[Data extracted from a collection]
┄┄┄┄┄┄┄┄┄┄
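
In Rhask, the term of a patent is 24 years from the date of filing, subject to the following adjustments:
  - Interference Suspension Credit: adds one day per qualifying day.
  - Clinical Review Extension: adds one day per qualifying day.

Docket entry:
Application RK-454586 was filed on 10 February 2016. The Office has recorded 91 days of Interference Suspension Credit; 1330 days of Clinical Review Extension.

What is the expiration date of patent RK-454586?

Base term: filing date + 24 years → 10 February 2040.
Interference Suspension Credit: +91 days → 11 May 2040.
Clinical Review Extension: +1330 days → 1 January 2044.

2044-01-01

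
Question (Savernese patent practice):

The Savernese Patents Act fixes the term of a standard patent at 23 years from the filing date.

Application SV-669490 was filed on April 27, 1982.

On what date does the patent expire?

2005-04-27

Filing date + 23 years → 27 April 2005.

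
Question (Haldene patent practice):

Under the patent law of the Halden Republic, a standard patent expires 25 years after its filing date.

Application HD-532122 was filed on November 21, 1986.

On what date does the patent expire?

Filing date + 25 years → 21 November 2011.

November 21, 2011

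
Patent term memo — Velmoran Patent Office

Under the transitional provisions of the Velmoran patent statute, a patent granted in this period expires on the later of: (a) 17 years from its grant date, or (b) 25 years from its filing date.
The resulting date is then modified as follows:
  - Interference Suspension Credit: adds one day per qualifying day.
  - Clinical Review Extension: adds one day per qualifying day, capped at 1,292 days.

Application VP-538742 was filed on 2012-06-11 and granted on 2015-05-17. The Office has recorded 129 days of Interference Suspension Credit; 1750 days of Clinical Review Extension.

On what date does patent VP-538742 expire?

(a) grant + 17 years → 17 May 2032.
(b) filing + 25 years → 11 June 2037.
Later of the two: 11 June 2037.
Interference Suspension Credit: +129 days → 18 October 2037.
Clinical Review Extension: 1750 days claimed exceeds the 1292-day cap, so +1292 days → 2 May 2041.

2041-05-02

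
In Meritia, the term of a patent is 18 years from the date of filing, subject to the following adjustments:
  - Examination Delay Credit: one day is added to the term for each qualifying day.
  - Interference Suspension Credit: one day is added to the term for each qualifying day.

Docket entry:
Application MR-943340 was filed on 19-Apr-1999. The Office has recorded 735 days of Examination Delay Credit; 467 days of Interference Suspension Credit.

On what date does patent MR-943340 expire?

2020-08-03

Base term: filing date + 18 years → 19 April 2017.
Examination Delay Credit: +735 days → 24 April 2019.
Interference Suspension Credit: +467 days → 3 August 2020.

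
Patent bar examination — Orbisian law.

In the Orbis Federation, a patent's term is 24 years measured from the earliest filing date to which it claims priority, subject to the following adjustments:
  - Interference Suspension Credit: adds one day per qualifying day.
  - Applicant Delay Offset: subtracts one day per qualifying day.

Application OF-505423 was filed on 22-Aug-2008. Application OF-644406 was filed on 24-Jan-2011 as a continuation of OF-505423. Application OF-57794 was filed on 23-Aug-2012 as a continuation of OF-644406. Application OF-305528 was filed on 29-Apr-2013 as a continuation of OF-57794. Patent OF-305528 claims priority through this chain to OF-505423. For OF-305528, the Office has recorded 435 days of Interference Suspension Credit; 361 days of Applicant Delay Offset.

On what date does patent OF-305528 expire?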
┄┄┄┄┄┄┄┄┄┄
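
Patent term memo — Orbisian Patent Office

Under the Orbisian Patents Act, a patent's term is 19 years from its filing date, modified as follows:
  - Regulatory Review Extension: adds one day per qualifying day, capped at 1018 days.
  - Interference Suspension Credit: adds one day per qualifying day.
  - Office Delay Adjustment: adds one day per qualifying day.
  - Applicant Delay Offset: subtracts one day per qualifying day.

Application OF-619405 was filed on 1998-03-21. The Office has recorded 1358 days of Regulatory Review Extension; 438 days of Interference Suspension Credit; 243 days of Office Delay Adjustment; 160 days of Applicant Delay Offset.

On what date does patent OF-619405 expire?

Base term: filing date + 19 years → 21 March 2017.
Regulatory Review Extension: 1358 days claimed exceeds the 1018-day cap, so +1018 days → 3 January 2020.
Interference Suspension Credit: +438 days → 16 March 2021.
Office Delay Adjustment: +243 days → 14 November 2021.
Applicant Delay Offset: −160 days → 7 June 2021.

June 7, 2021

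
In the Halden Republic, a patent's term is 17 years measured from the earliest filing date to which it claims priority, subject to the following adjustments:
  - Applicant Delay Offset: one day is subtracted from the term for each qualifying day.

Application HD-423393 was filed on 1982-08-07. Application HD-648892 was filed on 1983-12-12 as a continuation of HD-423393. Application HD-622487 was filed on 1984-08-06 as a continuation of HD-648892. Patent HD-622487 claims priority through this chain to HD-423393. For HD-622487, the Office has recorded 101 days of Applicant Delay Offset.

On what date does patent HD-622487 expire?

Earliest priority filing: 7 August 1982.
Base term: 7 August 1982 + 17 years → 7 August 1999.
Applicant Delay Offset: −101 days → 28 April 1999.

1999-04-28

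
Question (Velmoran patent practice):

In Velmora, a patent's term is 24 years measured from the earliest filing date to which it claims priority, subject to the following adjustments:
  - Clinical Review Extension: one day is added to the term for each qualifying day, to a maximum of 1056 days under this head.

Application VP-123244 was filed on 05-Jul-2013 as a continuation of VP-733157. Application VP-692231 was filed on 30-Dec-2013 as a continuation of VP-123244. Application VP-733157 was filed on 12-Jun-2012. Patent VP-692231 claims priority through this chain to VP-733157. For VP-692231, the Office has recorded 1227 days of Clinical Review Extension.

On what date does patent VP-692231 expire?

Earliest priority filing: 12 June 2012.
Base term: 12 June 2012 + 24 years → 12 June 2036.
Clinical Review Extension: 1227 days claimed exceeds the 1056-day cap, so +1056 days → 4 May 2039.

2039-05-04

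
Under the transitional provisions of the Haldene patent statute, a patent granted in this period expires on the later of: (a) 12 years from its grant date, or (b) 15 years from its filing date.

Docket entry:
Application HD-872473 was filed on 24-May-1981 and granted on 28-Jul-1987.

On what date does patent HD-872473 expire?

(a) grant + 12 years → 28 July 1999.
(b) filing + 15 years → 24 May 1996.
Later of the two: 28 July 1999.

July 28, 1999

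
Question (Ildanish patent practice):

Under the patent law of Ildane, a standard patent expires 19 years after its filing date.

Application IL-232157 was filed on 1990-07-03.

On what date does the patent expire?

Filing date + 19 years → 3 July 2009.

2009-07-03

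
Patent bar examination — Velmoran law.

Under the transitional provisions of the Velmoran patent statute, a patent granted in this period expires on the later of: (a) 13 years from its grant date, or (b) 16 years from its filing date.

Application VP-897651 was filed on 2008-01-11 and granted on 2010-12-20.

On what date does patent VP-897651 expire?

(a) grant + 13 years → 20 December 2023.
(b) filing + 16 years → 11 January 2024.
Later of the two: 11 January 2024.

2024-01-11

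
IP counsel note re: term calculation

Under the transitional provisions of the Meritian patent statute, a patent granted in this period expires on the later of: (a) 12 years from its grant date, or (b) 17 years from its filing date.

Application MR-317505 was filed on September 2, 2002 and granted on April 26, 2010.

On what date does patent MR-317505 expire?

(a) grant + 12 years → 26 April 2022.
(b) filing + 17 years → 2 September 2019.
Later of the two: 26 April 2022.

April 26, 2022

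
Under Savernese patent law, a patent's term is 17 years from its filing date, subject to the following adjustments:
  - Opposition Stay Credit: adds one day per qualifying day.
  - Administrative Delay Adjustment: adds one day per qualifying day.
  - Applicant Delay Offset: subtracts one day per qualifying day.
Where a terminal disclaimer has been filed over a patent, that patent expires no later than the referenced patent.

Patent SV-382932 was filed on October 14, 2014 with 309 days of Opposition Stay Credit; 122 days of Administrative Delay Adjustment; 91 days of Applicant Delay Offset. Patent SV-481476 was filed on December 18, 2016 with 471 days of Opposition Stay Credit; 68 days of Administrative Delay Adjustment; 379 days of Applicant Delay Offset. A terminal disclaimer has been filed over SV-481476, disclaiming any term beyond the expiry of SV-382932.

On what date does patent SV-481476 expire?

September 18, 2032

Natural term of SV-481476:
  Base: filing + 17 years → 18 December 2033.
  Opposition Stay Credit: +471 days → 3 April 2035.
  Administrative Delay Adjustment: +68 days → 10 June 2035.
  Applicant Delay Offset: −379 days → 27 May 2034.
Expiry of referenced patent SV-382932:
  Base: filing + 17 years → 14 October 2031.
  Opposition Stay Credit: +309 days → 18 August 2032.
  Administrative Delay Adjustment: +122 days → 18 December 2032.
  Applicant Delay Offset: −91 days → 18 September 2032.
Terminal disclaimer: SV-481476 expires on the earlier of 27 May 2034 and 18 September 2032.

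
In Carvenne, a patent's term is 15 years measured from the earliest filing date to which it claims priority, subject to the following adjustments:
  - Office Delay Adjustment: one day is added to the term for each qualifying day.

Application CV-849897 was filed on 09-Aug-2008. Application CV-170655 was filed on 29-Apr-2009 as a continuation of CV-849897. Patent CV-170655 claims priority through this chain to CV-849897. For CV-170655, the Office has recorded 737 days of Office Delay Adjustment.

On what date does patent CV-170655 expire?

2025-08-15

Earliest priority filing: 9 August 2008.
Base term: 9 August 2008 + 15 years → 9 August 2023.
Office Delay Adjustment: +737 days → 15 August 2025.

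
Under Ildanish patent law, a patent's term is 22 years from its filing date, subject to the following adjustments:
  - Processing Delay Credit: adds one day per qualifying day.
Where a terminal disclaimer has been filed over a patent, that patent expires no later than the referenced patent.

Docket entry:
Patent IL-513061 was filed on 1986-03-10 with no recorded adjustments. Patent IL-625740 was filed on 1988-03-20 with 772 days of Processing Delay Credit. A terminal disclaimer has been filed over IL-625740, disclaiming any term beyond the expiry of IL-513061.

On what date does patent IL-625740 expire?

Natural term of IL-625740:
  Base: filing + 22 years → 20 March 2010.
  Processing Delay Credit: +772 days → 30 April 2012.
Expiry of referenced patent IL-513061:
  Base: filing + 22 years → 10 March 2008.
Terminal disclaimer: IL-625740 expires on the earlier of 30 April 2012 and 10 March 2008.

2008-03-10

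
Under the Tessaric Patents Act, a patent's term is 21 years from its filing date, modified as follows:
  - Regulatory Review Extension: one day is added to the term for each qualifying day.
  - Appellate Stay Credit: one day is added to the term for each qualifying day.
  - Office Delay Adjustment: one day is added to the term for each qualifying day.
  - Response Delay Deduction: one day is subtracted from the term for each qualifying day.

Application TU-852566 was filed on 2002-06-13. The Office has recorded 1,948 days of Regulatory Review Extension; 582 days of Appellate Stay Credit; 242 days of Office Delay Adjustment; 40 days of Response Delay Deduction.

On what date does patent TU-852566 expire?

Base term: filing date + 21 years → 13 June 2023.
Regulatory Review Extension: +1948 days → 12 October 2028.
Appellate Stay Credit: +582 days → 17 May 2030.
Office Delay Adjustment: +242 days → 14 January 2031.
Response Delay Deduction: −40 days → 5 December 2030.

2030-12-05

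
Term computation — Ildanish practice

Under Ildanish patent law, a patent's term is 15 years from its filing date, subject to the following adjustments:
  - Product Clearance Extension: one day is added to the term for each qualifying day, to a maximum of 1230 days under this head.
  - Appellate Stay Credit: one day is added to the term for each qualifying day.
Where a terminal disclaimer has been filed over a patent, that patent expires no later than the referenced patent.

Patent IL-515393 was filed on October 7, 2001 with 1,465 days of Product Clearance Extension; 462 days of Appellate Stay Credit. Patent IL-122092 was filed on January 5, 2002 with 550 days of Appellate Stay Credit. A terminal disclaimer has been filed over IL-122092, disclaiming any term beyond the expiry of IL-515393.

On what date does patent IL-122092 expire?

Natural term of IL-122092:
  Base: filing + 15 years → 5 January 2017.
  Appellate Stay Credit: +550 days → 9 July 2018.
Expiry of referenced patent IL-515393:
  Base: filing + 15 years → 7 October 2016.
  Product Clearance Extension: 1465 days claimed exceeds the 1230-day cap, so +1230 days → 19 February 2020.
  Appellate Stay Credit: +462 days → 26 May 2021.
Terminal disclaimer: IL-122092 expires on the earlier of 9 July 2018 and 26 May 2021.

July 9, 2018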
┄┄┄┄┄┄┄┄┄┄
--- Activity ---
Write down again, exactly as given, only the lines above that fall from the line with "In Rhask, the" to the line with "The resulting date", inclusive.

--- Expected output ---
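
In Rhask, the term of a patent is 24 years from the date of filing, subject to the following adjustments:
  - Interference Suspension Credit: adds one day per qualifying day.
  - Clinical Review Extension: adds one day per qualifying day.

Docket entry:
Application RK-454586 was filed on 10 February 2016. The Office has recorded 91 days of Interference Suspension Credit; 1330 days of Clinical Review Extension.

What is the expiration date of patent RK-454586?

Base term: filing date + 24 years → 10 February 2040.
Interference Suspension Credit: +91 days → 11 May 2040.
Clinical Review Extension: +1330 days → 1 January 2044.

2044-01-01

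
Question (Savernese patent practice):

The Savernese Patents Act fixes the term of a standard patent at 23 years from the filing date.

Application SV-669490 was filed on April 27, 1982.

On what date does the patent expire?

2005-04-27

Filing date + 23 years → 27 April 2005.

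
Question (Haldene patent practice):

Under the patent law of the Halden Republic, a standard patent expires 25 years after its filing date.

Application HD-532122 was filed on November 21, 1986.

On what date does the patent expire?

Filing date + 25 years → 21 November 2011.

November 21, 2011

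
Patent term memo — Velmoran Patent Office

Under the transitional provisions of the Velmoran patent statute, a patent granted in this period expires on the later of: (a) 17 years from its grant date, or (b) 25 years from its filing date.
The resulting date is then modified as follows: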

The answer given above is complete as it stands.